## Source data
=== Begin Enclosure ===
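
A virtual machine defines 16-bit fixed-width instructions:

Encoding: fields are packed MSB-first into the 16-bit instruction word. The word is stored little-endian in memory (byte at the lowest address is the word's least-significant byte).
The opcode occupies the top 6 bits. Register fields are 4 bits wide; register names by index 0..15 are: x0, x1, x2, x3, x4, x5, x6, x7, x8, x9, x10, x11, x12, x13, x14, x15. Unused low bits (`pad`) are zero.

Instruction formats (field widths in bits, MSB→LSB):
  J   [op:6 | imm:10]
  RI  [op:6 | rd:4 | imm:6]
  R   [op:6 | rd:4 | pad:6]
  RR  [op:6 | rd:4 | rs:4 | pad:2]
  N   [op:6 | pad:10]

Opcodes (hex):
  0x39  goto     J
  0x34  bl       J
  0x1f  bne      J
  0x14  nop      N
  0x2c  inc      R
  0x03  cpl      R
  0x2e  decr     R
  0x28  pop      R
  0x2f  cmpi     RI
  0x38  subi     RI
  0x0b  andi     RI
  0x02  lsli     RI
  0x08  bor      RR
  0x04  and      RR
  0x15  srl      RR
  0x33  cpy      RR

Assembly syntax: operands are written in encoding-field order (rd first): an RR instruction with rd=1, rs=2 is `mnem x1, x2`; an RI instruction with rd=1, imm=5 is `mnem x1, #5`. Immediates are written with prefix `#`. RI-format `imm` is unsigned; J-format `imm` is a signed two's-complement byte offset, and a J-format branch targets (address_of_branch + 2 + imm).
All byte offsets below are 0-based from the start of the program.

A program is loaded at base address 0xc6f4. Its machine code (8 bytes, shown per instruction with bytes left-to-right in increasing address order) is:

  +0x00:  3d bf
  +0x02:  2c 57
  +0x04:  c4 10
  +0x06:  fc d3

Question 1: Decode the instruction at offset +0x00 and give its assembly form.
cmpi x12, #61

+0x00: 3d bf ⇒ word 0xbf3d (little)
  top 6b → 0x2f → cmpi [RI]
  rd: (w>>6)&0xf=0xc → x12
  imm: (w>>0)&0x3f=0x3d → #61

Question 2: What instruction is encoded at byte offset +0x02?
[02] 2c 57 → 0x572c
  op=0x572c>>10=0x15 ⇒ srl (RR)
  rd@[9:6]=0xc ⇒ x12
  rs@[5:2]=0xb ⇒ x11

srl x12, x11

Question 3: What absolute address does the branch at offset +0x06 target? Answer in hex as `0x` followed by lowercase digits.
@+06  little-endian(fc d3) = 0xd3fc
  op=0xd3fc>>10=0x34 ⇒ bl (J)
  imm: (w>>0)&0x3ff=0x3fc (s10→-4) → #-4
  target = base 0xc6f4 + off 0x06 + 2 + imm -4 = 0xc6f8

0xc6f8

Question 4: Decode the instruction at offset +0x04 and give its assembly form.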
=== End Enclosure ===
=== Begin Enclosure ===
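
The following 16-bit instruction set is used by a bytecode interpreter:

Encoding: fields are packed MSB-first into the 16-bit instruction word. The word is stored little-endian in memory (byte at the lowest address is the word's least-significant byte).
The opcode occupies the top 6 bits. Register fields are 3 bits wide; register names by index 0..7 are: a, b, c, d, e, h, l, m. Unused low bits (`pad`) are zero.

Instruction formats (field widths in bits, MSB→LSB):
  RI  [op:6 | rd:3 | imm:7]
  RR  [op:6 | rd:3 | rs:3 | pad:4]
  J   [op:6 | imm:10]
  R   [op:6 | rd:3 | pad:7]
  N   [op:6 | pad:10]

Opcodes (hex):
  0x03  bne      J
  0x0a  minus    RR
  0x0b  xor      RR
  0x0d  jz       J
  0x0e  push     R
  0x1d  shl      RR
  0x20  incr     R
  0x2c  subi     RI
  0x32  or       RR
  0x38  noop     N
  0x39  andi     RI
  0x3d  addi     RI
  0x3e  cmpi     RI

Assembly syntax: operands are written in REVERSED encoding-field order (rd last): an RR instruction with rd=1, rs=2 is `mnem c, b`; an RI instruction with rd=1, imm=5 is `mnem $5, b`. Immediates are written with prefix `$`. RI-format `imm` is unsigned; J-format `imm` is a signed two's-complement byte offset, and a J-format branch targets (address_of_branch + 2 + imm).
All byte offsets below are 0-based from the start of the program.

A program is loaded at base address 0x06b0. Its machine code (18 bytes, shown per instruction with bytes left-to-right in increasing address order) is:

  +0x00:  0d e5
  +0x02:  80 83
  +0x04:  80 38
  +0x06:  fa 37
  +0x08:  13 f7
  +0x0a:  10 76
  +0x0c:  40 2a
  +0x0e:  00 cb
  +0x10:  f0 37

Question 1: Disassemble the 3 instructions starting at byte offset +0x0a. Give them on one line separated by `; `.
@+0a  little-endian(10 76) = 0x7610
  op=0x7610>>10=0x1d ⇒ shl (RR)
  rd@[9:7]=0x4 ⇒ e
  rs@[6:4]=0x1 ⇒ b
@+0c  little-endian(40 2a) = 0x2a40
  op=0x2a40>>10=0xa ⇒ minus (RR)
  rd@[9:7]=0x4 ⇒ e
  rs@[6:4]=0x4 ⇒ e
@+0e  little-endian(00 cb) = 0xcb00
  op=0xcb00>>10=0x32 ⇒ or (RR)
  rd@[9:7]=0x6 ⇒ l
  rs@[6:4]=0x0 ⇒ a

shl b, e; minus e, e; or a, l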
=== End Enclosure ===
=== Begin Enclosure ===
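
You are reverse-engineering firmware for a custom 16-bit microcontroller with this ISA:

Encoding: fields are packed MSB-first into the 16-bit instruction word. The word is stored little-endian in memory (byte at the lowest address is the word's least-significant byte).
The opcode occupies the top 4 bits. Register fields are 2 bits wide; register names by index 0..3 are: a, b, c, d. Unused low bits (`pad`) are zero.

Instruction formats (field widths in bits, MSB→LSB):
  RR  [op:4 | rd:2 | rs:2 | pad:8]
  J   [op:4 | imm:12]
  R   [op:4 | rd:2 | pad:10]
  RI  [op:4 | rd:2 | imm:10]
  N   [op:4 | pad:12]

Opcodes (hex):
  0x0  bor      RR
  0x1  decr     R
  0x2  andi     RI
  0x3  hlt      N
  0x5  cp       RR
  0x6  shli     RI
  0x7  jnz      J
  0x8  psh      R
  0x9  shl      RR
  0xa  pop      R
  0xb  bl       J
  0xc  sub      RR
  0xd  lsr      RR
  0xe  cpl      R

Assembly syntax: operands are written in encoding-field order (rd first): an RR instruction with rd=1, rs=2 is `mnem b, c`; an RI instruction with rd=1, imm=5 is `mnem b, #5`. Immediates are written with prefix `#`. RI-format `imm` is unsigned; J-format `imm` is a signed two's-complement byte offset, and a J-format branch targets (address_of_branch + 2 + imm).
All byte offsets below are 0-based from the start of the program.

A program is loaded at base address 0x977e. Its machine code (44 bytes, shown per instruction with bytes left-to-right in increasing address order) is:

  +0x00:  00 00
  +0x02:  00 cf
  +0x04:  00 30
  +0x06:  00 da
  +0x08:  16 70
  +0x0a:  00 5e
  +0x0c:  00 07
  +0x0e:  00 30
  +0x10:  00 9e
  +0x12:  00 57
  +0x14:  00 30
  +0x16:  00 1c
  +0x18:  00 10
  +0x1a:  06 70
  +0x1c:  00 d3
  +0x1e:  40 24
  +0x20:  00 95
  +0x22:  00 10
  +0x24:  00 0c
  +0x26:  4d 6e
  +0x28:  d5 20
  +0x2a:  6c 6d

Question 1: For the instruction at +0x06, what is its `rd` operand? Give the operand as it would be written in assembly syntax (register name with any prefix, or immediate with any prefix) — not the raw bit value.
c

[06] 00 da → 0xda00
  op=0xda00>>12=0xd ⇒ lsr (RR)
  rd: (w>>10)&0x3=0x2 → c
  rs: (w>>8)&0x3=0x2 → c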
=== End Enclosure ===
## EXERCISE BRIEF
Copy out, from the data above, each line where the string "wide" is present.

## COMPLETED EXERCISE
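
The opcode occupies the top 6 bits. Register fields are 4 bits wide; register names by index 0..15 are: x0, x1, x2, x3, x4, x5, x6, x7, x8, x9, x10, x11, x12, x13, x14, x15. Unused low bits (`pad`) are zero.
The opcode occupies the top 6 bits. Register fields are 3 bits wide; register names by index 0..7 are: a, b, c, d, e, h, l, m. Unused low bits (`pad`) are zero.
The opcode occupies the top 4 bits. Register fields are 2 bits wide; register names by index 0..3 are: a, b, c, d. Unused low bits (`pad`) are zero.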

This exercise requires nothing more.